Task objective => Reproduce the lines from the one holding "What is the" to the end of the entries. Include both ends and change nothing.

+--

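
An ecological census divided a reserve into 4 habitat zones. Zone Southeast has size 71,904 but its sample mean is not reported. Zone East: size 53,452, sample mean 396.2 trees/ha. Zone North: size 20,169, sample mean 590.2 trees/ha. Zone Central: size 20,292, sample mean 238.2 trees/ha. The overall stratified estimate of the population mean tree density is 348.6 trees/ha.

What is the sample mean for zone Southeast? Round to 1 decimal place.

N = 71904 + 53452 + 20169 + 20292 = 165817.
Overall total = μ·N = 348.6·165817 = 57803806.2.
Subtract the known strata: 53452·396.2 + 20169·590.2 + 20292·238.2 = 37914980.6.
Remaining total for zone Southeast: 57803806.2 − 37914980.6 = 19888825.6.
Divide by its size: 19888825.6 / 71904 = 276.602... → 276.6.

276.6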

+--

Written response =>
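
What is the sample mean for zone Southeast? Round to 1 decimal place.

N = 71904 + 53452 + 20169 + 20292 = 165817.
Overall total = μ·N = 348.6·165817 = 57803806.2.
Subtract the known strata: 53452·396.2 + 20169·590.2 + 20292·238.2 = 37914980.6.
Remaining total for zone Southeast: 57803806.2 − 37914980.6 = 19888825.6.
Divide by its size: 19888825.6 / 71904 = 276.602... → 276.6.

276.6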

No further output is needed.